# What is being asked
From the records that follow, copy every line in which "produces" appears.

# Input material
################
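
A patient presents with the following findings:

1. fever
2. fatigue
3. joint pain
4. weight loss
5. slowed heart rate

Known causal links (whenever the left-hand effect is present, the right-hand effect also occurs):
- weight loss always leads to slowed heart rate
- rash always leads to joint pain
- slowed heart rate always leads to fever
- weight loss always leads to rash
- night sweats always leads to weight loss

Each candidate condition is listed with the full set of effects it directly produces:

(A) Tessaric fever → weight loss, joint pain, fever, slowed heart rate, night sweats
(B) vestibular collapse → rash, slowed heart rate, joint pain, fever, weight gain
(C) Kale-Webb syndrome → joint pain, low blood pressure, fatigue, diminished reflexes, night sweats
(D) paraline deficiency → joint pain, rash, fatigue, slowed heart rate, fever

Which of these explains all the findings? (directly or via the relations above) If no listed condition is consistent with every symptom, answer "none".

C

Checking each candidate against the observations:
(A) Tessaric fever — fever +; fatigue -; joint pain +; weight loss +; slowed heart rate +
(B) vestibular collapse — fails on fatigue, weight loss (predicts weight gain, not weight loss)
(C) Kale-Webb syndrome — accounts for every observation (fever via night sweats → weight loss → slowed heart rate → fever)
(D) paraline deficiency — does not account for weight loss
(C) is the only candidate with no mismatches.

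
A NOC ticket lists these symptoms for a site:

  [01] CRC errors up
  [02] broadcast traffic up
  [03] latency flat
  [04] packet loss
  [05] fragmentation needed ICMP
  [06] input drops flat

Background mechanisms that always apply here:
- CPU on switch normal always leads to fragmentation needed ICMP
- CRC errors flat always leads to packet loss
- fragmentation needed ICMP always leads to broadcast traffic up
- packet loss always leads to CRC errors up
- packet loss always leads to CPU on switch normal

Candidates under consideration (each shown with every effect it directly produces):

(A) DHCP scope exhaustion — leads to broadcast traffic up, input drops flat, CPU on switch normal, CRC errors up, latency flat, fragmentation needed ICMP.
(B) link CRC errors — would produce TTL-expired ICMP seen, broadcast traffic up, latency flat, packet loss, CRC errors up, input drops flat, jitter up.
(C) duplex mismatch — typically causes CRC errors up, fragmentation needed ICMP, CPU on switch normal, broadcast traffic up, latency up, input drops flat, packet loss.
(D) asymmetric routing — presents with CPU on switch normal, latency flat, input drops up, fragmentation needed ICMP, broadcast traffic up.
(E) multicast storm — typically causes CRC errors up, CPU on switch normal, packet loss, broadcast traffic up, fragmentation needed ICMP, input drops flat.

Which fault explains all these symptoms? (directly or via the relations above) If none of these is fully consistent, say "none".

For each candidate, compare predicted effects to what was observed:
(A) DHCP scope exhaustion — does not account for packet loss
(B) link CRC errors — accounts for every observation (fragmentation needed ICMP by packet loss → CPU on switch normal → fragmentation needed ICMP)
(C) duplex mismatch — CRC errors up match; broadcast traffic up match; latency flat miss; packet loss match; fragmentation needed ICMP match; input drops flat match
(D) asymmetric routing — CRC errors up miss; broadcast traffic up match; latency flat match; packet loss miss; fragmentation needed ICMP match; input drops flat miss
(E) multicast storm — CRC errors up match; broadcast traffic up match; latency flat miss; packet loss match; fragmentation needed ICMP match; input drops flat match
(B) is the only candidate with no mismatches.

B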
################
# Your solution
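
Each candidate condition is listed with the full set of effects it directly produces:
Candidates under consideration (each shown with every effect it directly produces):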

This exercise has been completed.